Collected data entries
-*-

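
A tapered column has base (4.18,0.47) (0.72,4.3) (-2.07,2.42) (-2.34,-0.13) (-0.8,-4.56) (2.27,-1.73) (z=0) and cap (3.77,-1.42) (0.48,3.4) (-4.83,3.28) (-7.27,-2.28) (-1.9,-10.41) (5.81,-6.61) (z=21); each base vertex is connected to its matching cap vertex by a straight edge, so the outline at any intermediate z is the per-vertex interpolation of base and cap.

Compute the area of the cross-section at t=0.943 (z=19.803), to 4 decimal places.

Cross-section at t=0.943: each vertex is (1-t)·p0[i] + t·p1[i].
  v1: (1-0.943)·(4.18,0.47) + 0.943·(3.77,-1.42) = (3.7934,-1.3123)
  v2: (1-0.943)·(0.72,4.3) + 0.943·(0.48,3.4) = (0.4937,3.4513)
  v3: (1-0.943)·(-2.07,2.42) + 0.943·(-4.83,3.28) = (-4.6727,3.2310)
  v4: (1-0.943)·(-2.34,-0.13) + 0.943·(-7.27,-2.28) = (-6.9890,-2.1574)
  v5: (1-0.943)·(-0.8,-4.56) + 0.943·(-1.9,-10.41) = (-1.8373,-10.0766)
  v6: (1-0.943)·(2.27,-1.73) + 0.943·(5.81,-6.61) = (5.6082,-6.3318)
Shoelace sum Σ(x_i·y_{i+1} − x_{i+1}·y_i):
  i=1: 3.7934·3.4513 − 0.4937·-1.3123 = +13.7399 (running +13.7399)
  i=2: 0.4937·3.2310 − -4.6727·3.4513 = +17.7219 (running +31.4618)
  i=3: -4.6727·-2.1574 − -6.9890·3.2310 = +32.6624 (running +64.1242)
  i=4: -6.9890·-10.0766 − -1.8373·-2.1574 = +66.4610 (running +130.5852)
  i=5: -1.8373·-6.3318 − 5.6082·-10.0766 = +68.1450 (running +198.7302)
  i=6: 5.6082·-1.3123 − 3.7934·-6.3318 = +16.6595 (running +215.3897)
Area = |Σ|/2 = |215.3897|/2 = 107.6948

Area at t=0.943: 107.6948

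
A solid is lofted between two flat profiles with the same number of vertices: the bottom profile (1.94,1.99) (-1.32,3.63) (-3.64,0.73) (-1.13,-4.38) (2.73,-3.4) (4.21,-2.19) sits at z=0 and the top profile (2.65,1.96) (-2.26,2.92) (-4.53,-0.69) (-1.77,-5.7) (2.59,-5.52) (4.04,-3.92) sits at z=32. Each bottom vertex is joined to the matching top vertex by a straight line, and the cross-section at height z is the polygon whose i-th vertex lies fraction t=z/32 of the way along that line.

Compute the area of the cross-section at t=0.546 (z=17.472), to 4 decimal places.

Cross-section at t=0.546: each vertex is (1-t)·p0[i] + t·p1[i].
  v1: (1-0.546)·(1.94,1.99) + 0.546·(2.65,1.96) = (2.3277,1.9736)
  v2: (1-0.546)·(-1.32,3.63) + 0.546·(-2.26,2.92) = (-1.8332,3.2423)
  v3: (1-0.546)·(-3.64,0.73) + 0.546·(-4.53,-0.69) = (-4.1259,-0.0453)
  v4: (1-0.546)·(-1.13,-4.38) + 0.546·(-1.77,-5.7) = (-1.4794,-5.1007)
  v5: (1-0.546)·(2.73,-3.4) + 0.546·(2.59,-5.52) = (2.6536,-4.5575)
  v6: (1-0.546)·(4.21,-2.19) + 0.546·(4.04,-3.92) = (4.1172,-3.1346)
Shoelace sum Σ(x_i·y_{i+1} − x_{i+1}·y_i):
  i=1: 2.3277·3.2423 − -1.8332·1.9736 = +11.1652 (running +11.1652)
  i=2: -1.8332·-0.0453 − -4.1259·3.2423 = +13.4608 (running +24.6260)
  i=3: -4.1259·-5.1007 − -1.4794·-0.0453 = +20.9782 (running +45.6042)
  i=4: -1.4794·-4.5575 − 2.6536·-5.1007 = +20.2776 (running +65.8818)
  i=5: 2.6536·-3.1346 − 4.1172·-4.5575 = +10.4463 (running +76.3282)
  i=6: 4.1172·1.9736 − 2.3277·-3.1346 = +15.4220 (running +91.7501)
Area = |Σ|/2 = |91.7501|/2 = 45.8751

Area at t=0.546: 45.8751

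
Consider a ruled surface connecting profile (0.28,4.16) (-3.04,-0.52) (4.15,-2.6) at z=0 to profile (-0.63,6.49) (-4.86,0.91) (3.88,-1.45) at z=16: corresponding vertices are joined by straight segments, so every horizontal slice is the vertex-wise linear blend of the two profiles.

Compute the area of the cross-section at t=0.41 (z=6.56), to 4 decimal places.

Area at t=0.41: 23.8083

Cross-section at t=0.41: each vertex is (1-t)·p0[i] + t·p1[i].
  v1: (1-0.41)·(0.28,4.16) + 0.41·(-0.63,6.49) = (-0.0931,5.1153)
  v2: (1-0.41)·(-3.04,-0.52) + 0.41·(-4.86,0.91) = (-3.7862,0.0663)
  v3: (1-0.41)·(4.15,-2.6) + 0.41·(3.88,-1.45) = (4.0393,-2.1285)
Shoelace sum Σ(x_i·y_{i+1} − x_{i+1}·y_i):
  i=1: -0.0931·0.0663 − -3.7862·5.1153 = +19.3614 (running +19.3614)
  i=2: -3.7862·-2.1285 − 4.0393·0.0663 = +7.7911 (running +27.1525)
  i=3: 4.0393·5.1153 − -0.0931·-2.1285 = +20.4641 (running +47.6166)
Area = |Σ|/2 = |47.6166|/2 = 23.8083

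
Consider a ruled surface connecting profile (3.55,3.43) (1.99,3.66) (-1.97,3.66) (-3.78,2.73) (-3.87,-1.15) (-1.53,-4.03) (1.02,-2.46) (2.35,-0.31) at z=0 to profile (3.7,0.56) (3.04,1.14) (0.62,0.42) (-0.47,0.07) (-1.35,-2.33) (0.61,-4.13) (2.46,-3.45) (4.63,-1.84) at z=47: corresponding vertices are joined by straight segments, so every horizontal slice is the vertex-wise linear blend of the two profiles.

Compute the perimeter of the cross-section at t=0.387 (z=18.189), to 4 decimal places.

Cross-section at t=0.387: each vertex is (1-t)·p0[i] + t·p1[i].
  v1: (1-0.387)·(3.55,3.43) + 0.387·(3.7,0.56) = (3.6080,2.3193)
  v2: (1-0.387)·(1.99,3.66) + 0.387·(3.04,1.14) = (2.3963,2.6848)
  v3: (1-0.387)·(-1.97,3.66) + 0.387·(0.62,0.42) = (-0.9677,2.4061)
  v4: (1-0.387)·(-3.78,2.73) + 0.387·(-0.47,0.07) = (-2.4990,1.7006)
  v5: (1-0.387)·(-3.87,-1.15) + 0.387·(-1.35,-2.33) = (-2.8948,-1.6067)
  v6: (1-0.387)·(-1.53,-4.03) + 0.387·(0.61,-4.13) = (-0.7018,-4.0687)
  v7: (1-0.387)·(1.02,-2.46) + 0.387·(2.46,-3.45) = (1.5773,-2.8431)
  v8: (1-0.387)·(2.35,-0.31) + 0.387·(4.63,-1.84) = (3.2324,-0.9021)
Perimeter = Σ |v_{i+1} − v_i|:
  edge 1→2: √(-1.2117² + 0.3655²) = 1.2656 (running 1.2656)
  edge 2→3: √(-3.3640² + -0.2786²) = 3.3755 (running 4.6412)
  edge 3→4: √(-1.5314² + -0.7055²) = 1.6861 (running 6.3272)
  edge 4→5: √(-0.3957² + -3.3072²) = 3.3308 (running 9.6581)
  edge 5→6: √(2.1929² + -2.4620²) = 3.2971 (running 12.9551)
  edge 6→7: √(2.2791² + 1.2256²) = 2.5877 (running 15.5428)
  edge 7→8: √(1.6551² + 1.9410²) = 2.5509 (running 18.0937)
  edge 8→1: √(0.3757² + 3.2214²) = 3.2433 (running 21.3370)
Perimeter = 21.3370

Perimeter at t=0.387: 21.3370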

-*-

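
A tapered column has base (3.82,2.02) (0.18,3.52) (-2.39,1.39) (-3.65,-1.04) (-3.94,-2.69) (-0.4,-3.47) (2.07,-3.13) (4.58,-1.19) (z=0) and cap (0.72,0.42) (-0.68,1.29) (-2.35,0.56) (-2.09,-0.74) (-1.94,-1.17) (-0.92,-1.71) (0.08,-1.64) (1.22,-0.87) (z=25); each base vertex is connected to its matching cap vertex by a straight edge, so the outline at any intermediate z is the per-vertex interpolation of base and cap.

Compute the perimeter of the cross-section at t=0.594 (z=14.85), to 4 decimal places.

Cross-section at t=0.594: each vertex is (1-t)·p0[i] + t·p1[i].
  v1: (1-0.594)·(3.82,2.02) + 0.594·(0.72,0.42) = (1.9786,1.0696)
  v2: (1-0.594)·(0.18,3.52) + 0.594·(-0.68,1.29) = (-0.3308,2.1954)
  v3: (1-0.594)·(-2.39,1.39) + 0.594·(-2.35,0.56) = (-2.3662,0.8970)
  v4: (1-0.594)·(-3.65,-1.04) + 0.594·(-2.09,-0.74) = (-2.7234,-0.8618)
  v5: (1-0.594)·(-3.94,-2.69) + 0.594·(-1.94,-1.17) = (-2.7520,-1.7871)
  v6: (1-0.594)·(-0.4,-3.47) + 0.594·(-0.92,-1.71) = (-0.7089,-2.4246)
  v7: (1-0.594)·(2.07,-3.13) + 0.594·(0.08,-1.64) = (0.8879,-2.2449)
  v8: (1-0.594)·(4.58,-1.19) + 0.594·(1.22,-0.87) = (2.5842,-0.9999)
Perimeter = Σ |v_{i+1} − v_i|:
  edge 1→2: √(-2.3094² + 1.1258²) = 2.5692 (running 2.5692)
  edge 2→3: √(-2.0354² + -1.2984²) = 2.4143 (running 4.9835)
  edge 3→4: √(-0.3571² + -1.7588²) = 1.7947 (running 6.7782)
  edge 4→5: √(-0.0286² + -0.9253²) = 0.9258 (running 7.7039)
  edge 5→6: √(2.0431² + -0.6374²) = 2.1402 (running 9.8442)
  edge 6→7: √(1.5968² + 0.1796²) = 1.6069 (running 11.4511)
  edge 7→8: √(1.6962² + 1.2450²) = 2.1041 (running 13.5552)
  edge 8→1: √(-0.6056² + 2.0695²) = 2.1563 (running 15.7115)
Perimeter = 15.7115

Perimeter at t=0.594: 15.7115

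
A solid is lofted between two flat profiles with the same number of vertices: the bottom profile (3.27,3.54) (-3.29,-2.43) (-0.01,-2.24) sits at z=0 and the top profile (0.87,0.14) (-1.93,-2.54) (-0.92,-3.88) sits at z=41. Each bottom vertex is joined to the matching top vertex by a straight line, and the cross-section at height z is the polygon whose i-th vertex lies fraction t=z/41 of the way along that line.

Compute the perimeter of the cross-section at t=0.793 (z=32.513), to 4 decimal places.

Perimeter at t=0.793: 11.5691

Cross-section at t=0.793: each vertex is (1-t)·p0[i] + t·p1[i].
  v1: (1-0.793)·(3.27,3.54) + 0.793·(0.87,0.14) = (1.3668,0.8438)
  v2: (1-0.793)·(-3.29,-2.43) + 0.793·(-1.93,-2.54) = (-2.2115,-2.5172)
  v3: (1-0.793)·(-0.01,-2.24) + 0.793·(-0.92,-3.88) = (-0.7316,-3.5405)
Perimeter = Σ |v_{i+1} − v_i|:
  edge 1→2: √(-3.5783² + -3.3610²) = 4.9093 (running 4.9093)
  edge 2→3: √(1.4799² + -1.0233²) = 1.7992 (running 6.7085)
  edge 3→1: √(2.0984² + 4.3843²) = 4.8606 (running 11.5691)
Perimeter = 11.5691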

-*-

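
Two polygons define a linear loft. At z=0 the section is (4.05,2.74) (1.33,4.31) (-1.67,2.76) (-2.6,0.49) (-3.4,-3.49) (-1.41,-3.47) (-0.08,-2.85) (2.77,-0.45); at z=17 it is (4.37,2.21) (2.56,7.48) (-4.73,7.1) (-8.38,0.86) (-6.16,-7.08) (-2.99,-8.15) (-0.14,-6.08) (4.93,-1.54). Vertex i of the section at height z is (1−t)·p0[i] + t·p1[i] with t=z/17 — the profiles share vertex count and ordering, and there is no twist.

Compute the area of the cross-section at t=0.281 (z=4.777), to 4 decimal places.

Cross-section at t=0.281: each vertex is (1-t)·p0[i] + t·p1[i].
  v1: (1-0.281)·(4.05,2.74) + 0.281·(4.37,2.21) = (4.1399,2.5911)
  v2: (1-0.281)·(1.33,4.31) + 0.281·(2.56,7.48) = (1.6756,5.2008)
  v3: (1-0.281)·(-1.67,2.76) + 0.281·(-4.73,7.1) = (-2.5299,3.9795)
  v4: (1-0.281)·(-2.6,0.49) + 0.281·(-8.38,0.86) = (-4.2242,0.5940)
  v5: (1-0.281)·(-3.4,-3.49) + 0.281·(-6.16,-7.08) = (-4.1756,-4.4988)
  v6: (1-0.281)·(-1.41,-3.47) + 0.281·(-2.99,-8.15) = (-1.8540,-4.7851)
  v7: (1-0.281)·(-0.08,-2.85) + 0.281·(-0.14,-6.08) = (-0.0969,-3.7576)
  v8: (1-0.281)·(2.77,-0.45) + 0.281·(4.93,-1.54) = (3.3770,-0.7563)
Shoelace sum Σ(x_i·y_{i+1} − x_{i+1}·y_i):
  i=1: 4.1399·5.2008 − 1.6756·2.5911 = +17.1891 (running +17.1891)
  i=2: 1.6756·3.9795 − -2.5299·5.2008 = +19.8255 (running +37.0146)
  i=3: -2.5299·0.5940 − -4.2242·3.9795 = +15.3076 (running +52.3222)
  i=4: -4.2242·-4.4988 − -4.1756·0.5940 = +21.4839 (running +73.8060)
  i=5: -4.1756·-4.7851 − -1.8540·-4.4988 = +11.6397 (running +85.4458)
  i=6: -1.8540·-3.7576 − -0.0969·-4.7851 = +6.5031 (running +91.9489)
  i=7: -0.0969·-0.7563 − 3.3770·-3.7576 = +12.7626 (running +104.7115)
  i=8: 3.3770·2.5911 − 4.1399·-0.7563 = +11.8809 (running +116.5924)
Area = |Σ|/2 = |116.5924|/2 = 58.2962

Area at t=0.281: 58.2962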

-*-

• **Problem details**: Lines with "sits" in the records above: copy every one of them.

• **Response to the exercise**:
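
A solid is lofted between two flat profiles with the same number of vertices: the bottom profile (1.94,1.99) (-1.32,3.63) (-3.64,0.73) (-1.13,-4.38) (2.73,-3.4) (4.21,-2.19) sits at z=0 and the top profile (2.65,1.96) (-2.26,2.92) (-4.53,-0.69) (-1.77,-5.7) (2.59,-5.52) (4.04,-3.92) sits at z=32. Each bottom vertex is joined to the matching top vertex by a straight line, and the cross-section at height z is the polygon whose i-th vertex lies fraction t=z/32 of the way along that line.
A solid is lofted between two flat profiles with the same number of vertices: the bottom profile (3.27,3.54) (-3.29,-2.43) (-0.01,-2.24) sits at z=0 and the top profile (0.87,0.14) (-1.93,-2.54) (-0.92,-3.88) sits at z=41. Each bottom vertex is joined to the matching top vertex by a straight line, and the cross-section at height z is the polygon whose i-th vertex lies fraction t=z/41 of the way along that line.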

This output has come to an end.